## Your task:
Return the data below exactly, but only from the line containing "The vowel inventory" through the line containing "a permitted onset.", with both of those lines included.

*** Opening Task material ***

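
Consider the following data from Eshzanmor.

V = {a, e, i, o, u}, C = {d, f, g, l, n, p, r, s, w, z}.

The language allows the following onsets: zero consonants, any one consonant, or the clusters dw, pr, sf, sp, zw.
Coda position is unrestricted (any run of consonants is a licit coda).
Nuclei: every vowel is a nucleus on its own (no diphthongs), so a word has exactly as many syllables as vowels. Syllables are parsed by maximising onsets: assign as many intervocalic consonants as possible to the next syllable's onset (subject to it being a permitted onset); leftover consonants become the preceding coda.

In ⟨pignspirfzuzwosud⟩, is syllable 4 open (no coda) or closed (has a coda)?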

*** Closing Task material ***
*** Opening Task material ***

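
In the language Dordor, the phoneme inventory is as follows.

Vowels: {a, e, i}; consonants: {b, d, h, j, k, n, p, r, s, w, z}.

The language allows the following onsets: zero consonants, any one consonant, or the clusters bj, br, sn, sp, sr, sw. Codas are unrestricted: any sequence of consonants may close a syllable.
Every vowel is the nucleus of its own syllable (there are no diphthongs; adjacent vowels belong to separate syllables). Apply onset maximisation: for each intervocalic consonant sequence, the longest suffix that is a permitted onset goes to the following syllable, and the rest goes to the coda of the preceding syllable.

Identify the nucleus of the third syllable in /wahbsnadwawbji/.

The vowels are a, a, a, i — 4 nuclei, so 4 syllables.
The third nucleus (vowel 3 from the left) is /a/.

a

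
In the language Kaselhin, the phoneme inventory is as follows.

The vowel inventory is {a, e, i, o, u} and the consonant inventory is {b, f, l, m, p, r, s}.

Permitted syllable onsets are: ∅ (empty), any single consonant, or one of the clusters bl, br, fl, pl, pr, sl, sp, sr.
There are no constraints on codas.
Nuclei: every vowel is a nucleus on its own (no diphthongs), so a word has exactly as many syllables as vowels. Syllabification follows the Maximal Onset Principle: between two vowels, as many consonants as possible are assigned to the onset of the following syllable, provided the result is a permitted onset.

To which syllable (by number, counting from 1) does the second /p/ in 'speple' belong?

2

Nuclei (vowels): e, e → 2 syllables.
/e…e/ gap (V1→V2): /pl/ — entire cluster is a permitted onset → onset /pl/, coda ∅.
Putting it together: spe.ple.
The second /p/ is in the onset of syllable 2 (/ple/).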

*** Closing Task material ***

## Result of the task:
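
The vowel inventory is {a, e, i, o, u} and the consonant inventory is {b, f, l, m, p, r, s}.

Permitted syllable onsets are: ∅ (empty), any single consonant, or one of the clusters bl, br, fl, pl, pr, sl, sp, sr.
There are no constraints on codas.
Nuclei: every vowel is a nucleus on its own (no diphthongs), so a word has exactly as many syllables as vowels. Syllabification follows the Maximal Onset Principle: between two vowels, as many consonants as possible are assigned to the onset of the following syllable, provided the result is a permitted onset.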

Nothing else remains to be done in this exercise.